- Work order
Pick out each line of the records in which the word "below" appears.

- Listed records

<<<<

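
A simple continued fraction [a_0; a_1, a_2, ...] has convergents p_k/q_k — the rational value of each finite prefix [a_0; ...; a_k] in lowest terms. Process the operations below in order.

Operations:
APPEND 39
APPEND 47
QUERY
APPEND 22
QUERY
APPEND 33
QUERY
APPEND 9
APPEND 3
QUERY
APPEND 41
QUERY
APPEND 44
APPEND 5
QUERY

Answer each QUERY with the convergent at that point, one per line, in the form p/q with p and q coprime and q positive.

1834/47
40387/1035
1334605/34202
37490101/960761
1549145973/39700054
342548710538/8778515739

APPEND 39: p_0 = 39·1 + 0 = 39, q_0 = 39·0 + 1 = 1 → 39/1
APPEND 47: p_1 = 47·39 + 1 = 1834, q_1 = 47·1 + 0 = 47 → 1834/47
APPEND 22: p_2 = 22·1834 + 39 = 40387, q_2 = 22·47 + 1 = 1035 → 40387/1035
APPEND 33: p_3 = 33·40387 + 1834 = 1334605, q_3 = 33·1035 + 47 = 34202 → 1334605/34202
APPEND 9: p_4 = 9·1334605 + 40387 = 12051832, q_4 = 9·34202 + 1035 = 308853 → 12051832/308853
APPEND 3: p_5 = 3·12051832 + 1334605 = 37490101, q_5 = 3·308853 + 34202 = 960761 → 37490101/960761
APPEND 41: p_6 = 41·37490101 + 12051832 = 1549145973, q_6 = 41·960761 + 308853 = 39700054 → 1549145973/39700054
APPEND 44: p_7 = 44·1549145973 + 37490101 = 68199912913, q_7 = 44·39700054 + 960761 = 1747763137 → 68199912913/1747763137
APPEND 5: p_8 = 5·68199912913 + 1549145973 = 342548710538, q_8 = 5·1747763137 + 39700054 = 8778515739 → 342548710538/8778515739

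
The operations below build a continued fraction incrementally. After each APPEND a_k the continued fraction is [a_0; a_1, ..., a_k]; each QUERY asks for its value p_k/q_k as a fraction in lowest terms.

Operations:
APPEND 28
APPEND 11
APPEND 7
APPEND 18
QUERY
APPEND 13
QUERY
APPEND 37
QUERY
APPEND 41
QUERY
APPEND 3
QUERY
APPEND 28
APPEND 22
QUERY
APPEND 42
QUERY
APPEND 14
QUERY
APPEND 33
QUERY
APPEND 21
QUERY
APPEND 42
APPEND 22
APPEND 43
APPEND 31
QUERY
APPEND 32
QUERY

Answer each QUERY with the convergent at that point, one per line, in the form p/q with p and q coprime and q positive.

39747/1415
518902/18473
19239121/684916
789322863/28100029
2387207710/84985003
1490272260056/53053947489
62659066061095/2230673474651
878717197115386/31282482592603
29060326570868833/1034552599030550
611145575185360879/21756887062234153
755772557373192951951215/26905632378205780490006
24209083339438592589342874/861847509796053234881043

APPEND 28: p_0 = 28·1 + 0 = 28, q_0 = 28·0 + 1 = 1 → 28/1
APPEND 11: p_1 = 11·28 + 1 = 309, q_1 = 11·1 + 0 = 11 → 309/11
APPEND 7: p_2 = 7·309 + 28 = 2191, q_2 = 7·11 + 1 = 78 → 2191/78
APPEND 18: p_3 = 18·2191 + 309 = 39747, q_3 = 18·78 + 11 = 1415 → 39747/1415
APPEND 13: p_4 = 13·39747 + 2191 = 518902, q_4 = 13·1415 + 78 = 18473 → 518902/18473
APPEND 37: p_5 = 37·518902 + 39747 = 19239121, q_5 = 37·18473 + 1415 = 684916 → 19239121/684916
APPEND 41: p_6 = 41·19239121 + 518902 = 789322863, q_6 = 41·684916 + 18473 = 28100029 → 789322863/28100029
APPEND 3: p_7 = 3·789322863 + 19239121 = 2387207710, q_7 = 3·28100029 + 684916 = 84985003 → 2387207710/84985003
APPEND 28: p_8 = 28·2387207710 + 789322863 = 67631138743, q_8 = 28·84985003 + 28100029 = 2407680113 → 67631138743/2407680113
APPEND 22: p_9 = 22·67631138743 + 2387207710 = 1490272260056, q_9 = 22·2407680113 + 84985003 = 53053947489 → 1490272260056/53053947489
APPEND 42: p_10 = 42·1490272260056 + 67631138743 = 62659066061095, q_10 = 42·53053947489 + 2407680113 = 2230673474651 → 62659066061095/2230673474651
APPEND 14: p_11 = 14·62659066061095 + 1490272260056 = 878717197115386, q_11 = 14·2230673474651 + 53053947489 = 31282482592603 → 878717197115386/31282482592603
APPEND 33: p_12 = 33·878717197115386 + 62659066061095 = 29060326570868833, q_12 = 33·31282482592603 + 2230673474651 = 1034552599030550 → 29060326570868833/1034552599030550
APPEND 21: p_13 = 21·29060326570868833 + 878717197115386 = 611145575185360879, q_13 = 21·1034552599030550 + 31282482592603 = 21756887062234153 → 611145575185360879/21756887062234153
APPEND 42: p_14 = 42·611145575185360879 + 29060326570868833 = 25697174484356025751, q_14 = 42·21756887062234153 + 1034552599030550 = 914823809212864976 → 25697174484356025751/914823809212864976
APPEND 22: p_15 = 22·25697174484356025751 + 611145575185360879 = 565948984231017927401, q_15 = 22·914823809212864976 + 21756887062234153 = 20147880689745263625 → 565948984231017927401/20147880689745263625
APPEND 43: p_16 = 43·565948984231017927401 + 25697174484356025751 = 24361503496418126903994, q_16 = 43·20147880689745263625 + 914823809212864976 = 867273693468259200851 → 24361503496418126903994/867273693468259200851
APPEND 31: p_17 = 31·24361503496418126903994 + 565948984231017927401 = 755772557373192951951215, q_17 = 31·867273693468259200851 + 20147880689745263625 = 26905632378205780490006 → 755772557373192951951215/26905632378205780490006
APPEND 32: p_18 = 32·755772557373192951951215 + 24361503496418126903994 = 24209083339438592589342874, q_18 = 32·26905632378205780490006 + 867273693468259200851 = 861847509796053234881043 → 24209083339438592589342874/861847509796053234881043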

>>>>

- Result of this exercise
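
A simple continued fraction [a_0; a_1, a_2, ...] has convergents p_k/q_k — the rational value of each finite prefix [a_0; ...; a_k] in lowest terms. Process the operations below in order.
The operations below build a continued fraction incrementally. After each APPEND a_k the continued fraction is [a_0; a_1, ..., a_k]; each QUERY asks for its value p_k/q_k as a fraction in lowest terms.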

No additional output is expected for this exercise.